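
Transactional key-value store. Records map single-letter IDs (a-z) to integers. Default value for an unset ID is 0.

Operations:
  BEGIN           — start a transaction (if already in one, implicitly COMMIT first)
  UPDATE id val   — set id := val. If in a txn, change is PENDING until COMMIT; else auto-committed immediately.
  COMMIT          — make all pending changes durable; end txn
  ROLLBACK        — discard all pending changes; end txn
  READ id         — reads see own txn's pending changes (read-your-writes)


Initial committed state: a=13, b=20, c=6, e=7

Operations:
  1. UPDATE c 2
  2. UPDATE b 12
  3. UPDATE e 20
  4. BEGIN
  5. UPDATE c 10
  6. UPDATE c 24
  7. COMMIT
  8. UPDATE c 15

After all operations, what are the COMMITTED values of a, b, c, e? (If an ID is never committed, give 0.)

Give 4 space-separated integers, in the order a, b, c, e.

Answer: 13 12 15 20

Derivation:
Initial committed: {a=13, b=20, c=6, e=7}
Op 1: UPDATE c=2 (auto-commit; committed c=2)
Op 2: UPDATE b=12 (auto-commit; committed b=12)
Op 3: UPDATE e=20 (auto-commit; committed e=20)
Op 4: BEGIN: in_txn=True, pending={}
Op 5: UPDATE c=10 (pending; pending now {c=10})
Op 6: UPDATE c=24 (pending; pending now {c=24})
Op 7: COMMIT: merged ['c'] into committed; committed now {a=13, b=12, c=24, e=20}
Op 8: UPDATE c=15 (auto-commit; committed c=15)
Final committed: {a=13, b=12, c=15, e=20}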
- - -
◆ Exercise description: After reading the records above, give the number of lines that include "changes", and add nothing else.

◆ Task response: 3